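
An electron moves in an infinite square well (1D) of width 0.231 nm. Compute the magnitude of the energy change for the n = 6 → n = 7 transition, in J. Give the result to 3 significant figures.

E_1 = h²/(8m_eL²) = 1.129×10^-18 J.
|ΔE| = |6² − 7²|·E_1 = 13·1.129×10^-18 J = 1.47×10^-17 J.

|ΔE| = 1.47×10^-17 J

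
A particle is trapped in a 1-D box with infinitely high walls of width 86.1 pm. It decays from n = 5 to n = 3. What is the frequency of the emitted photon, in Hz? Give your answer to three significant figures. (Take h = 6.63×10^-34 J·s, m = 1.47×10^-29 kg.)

f = 1.22×10^16 Hz

E_1 = h²/(8mL²) = 5.042×10^-19 J and ΔE = (5² − 3²)E_1 = 8.067×10^-18 J.
f = ΔE/h = 8.067×10^-18/6.63×10^-34 = 1.22×10^16 Hz.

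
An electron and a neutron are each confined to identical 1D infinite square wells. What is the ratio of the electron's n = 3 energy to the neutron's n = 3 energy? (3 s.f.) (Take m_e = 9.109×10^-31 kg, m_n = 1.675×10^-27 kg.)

E_n ∝ 1/m at fixed n and L, so the ratio is m_n/m_e = 1.675×10^-27/9.109×10^-31 = 1.84×10^3.

1.84×10^3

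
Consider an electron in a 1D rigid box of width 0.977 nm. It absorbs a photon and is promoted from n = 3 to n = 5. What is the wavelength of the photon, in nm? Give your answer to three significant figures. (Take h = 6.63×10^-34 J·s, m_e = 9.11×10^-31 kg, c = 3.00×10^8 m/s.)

E_1 = h²/(8m_eL²) = 6.319×10^-20 J, so ΔE = (5² − 3²)E_1 = 1.011×10^-18 J.
λ = hc/ΔE = (6.63×10^-34·3.00×10^8)/1.011×10^-18 = 1.97×10^-7 m = 197 nm.

λ = 197 nm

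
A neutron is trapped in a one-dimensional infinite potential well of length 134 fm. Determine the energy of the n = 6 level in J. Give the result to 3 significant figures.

For an infinite well E_n = n²h²/(8m_nL²), so E_1 = h²/(8m_nL²) = (6.626×10^-34)²/(8·1.675×10^-27·(1.34×10^-13 m)²) = 1.825×10^-15 J.
Then E_6 = 6²·E_1 = 36·1.825×10^-15 J = 6.57×10^-14 J.

E_6 = 6.57×10^-14 J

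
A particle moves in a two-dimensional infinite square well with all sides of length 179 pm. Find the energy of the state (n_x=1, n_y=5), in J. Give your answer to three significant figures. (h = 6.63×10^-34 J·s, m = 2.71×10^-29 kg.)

E = 1.65×10^-18 J

For a 2D rectangular well E = (h²/8m)·Σ n_i²/L_i² = (6.63×10^-34)²/(8·2.71×10^-29) · [1²/(179 pm)² + 5²/(179 pm)²].
Evaluating gives E = 1.65×10^-18 J.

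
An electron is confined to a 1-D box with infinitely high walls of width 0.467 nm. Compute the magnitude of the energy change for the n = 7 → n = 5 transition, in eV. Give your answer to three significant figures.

|ΔE| = 41.4 eV

E_1 = h²/(8m_eL²) = 2.763×10^-19 J.
|ΔE| = |7² − 5²|·E_1 = 24·2.763×10^-19 J = 6.631×10^-18 J = 41.4 eV.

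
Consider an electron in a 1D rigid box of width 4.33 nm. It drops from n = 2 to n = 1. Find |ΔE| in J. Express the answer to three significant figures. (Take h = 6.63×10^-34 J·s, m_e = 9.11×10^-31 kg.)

|ΔE| = 9.65×10^-21 J

E_1 = h²/(8m_eL²) = 3.217×10^-21 J.
|ΔE| = |2² − 1²|·E_1 = 3·3.217×10^-21 J = 9.65×10^-21 J.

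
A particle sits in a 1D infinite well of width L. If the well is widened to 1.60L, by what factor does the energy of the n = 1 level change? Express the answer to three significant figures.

0.391

E_n ∝ 1/L², so the energy scales by 1/1.60² = 0.391.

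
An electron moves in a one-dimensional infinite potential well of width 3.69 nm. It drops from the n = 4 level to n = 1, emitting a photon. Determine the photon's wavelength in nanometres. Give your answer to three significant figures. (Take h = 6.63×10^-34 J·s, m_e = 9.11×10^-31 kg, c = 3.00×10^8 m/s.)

E_1 = h²/(8m_eL²) = 4.430×10^-21 J, so ΔE = (4² − 1²)E_1 = 6.645×10^-20 J.
λ = hc/ΔE = (6.63×10^-34·3.00×10^8)/6.645×10^-20 = 2.99×10^-6 m = 2.99×10^3 nm.

λ = 2.99×10^3 nm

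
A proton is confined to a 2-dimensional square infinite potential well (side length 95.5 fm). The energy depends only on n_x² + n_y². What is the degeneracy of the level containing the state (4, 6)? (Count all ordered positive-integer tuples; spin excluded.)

The level has n_x² + n_y² = 52. The ordered positive-integer solutions are (4, 6), (6, 4).
That gives 2 states.

degeneracy = 2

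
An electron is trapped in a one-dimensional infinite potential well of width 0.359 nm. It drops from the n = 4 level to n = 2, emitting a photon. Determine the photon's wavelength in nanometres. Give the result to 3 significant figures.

λ = 35.4 nm

E_1 = h²/(8m_eL²) = 4.675×10^-19 J, so ΔE = (4² − 2²)E_1 = 5.610×10^-18 J.
λ = hc/ΔE = (6.626×10^-34·2.998×10^8)/5.610×10^-18 = 3.54×10^-8 m = 35.4 nm.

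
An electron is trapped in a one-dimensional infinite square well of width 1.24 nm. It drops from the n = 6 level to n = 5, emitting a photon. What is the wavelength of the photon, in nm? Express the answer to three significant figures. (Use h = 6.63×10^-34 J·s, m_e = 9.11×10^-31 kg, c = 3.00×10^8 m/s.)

E_1 = h²/(8m_eL²) = 3.923×10^-20 J, so ΔE = (6² − 5²)E_1 = 4.315×10^-19 J.
λ = hc/ΔE = (6.63×10^-34·3.00×10^8)/4.315×10^-19 = 4.61×10^-7 m = 461 nm.

λ = 461 nm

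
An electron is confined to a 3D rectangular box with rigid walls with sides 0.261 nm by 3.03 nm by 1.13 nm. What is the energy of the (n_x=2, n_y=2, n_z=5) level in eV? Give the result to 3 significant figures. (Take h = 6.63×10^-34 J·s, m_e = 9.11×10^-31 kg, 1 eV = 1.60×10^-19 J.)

For a 3D rectangular well E = (h²/8m_e)·Σ n_i²/L_i² = (6.63×10^-34)²/(8·9.11×10^-31) · [2²/(0.261 nm)² + 2²/(3.03 nm)² + 5²/(1.13 nm)²].
Evaluating gives E = 4.749×10^-18 J = 29.7 eV.

E = 29.7 eV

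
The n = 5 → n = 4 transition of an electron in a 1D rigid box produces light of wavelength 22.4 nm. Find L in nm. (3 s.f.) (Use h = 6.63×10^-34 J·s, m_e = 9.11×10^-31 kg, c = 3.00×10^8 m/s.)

L = 0.247 nm

The photon carries ΔE = hc/λ = 6.63×10^-34·3.00×10^8/2.24×10^-8 m = 8.879×10^-18 J.
Since ΔE = (5² − 4²)E_1, E_1 = 9.866×10^-19 J, and L = h/√(8m_eE_1) = 2.47×10^-10 m = 0.247 nm.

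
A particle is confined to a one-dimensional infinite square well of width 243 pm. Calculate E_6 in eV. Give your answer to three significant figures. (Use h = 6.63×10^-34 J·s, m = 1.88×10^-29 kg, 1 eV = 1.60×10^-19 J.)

E_6 = 11.1 eV

For an infinite well E_n = n²h²/(8mL²), so E_1 = h²/(8mL²) = (6.63×10^-34)²/(8·1.88×10^-29·(2.43×10^-10 m)²) = 4.950×10^-20 J.
Then E_6 = 6²·E_1 = 36·4.950×10^-20 J = 1.782×10^-18 J.
Converting, E_6 = 1.782×10^-18 J / (1.60×10^-19 J/eV) = 11.1 eV.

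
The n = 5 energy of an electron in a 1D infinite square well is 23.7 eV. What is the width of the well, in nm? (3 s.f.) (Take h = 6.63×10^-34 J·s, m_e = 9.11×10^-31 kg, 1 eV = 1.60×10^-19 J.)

L = 0.631 nm

From E_n = n²h²/(8m_eL²), L = n·h/√(8m_eE_n).
E_5 = 23.7 eV = 3.792×10^-18 J, so L = 5·6.63×10^-34/√(8·9.11×10^-31·3.792×10^-18) = 6.31×10^-10 m = 0.631 nm.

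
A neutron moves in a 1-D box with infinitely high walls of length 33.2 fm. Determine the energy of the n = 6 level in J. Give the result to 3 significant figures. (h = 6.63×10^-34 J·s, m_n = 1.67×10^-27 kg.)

For an infinite well E_n = n²h²/(8m_nL²), so E_1 = h²/(8m_nL²) = (6.63×10^-34)²/(8·1.67×10^-27·(3.32×10^-14 m)²) = 2.985×10^-14 J.
Then E_6 = 6²·E_1 = 36·2.985×10^-14 J = 1.07×10^-12 J.

E_6 = 1.07×10^-12 J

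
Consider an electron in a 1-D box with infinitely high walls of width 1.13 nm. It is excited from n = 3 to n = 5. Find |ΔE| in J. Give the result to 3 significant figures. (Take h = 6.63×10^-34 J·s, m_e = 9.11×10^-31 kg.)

E_1 = h²/(8m_eL²) = 4.723×10^-20 J.
|ΔE| = |3² − 5²|·E_1 = 16·4.723×10^-20 J = 7.56×10^-19 J.

|ΔE| = 7.56×10^-19 J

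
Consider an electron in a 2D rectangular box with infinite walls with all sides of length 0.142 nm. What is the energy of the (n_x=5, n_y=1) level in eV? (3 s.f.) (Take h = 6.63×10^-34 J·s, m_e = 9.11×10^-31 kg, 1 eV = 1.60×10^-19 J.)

E = 486 eV

For a 2D rectangular well E = (h²/8m_e)·Σ n_i²/L_i² = (6.63×10^-34)²/(8·9.11×10^-31) · [5²/(0.142 nm)² + 1²/(0.142 nm)²].
Evaluating gives E = 7.777×10^-17 J = 486 eV.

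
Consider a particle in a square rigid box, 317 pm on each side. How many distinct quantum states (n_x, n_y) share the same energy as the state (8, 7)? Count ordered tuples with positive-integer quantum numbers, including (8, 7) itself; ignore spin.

The level has n_x² + n_y² = 113. The ordered positive-integer solutions are (7, 8), (8, 7).
That gives 2 states.

degeneracy = 2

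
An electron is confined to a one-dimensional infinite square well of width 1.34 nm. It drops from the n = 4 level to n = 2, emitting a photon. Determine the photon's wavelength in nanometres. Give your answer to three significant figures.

λ = 493 nm

E_1 = h²/(8m_eL²) = 3.355×10^-20 J, so ΔE = (4² − 2²)E_1 = 4.026×10^-19 J.
λ = hc/ΔE = (6.626×10^-34·2.998×10^8)/4.026×10^-19 = 4.93×10^-7 m = 493 nm.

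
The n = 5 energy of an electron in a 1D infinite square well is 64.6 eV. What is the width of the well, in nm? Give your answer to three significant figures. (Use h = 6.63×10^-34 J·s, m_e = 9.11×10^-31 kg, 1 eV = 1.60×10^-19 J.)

L = 0.382 nm

From E_n = n²h²/(8m_eL²), L = n·h/√(8m_eE_n).
E_5 = 64.6 eV = 1.034×10^-17 J, so L = 5·6.63×10^-34/√(8·9.11×10^-31·1.034×10^-17) = 3.82×10^-10 m = 0.382 nm.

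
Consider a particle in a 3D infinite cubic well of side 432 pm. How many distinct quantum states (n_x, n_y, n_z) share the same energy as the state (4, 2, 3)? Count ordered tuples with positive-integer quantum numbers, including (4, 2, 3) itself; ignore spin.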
-- -- --
Task objective: Retype exactly, and only, the lines that run from the one with "Consider an electron in a 2D" through the final line of the entries.

Result for this exercise:
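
Consider an electron in a 2D rectangular box with infinite walls with all sides of length 0.142 nm. What is the energy of the (n_x=5, n_y=1) level in eV? (3 s.f.) (Take h = 6.63×10^-34 J·s, m_e = 9.11×10^-31 kg, 1 eV = 1.60×10^-19 J.)

E = 486 eV

For a 2D rectangular well E = (h²/8m_e)·Σ n_i²/L_i² = (6.63×10^-34)²/(8·9.11×10^-31) · [5²/(0.142 nm)² + 1²/(0.142 nm)²].
Evaluating gives E = 7.777×10^-17 J = 486 eV.

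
Consider a particle in a square rigid box, 317 pm on each side. How many distinct quantum states (n_x, n_y) share the same energy as the state (8, 7)? Count ordered tuples with positive-integer quantum numbers, including (8, 7) itself; ignore spin.

The level has n_x² + n_y² = 113. The ordered positive-integer solutions are (7, 8), (8, 7).
That gives 2 states.

degeneracy = 2

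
An electron is confined to a one-dimensional infinite square well of width 1.34 nm. It drops from the n = 4 level to n = 2, emitting a photon. Determine the photon's wavelength in nanometres. Give your answer to three significant figures.

λ = 493 nm

E_1 = h²/(8m_eL²) = 3.355×10^-20 J, so ΔE = (4² − 2²)E_1 = 4.026×10^-19 J.
λ = hc/ΔE = (6.626×10^-34·2.998×10^8)/4.026×10^-19 = 4.93×10^-7 m = 493 nm.

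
The n = 5 energy of an electron in a 1D infinite square well is 64.6 eV. What is the width of the well, in nm? Give your answer to three significant figures. (Use h = 6.63×10^-34 J·s, m_e = 9.11×10^-31 kg, 1 eV = 1.60×10^-19 J.)

L = 0.382 nm

From E_n = n²h²/(8m_eL²), L = n·h/√(8m_eE_n).
E_5 = 64.6 eV = 1.034×10^-17 J, so L = 5·6.63×10^-34/√(8·9.11×10^-31·1.034×10^-17) = 3.82×10^-10 m = 0.382 nm.

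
Consider a particle in a 3D infinite cubic well of side 432 pm. How many distinct quantum states (n_x, n_y, n_z) share the same energy as the state (4, 2, 3)? Count ordered tuples with positive-integer quantum numbers, including (4, 2, 3) itself; ignore spin.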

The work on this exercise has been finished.